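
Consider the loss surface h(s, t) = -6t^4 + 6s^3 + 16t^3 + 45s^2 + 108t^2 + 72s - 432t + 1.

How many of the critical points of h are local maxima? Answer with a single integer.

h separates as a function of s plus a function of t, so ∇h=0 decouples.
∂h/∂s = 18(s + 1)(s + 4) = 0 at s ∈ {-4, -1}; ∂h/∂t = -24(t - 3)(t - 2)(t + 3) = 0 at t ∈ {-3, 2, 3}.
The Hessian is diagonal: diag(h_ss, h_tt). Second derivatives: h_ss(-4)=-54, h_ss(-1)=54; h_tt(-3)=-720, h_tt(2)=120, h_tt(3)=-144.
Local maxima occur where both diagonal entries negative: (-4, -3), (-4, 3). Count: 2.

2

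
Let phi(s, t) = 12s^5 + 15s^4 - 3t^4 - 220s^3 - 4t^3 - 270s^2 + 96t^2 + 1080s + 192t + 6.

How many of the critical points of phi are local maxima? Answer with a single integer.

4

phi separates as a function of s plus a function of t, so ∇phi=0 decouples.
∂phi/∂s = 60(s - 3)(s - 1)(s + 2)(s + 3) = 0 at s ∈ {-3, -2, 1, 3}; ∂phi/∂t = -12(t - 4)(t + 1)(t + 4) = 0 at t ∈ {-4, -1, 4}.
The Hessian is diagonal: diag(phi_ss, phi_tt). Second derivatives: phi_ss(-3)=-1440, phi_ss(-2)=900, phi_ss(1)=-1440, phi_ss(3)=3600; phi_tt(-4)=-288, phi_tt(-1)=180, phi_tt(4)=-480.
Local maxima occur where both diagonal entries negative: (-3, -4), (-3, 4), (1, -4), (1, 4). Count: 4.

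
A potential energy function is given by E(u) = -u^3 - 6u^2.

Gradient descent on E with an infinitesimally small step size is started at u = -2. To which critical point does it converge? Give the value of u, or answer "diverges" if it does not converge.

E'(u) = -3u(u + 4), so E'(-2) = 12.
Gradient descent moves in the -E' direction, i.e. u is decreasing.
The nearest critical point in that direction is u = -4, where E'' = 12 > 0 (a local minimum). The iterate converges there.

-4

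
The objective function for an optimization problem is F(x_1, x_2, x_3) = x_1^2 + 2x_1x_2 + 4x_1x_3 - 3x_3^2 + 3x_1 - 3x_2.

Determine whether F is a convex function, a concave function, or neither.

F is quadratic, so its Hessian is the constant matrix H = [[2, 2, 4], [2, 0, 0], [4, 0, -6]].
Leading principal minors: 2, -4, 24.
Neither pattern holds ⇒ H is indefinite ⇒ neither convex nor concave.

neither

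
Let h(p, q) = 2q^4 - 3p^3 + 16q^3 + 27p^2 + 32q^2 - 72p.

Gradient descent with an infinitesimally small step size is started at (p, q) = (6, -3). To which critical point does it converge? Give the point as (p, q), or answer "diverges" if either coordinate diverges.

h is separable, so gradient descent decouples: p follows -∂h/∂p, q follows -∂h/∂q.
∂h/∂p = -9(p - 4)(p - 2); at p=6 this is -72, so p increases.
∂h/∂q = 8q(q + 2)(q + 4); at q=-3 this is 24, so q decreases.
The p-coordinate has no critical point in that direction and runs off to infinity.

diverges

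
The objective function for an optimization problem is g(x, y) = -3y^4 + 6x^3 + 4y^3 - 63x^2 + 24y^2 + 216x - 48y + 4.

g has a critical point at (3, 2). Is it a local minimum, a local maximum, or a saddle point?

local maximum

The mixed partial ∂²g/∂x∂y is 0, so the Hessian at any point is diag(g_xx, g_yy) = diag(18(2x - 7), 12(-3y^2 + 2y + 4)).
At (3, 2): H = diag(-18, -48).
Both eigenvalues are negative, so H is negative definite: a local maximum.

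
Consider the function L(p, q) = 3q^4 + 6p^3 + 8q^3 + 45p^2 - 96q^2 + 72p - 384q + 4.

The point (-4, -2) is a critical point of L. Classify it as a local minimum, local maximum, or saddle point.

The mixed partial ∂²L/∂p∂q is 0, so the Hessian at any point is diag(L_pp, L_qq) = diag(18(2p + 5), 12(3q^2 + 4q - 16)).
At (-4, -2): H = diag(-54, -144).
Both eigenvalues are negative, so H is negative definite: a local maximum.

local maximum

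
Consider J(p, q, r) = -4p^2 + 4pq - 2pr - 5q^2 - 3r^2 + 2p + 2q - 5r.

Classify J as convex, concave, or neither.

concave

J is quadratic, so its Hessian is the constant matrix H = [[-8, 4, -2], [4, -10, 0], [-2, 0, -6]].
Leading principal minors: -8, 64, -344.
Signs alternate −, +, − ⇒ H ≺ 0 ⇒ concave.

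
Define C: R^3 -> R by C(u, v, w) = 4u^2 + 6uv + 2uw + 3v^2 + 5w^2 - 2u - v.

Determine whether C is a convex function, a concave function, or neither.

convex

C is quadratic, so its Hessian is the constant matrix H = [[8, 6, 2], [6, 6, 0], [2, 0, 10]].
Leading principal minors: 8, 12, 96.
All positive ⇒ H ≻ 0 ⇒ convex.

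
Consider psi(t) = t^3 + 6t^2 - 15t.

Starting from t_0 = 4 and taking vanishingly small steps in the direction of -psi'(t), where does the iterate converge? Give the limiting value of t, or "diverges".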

------------------------

Search the entries for "Consider" and copy each matching line.

Answer section.
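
Consider the loss surface h(s, t) = -6t^4 + 6s^3 + 16t^3 + 45s^2 + 108t^2 + 72s - 432t + 1.
Consider the function L(p, q) = 3q^4 + 6p^3 + 8q^3 + 45p^2 - 96q^2 + 72p - 384q + 4.
Consider J(p, q, r) = -4p^2 + 4pq - 2pr - 5q^2 - 3r^2 + 2p + 2q - 5r.
Consider psi(t) = t^3 + 6t^2 - 15t.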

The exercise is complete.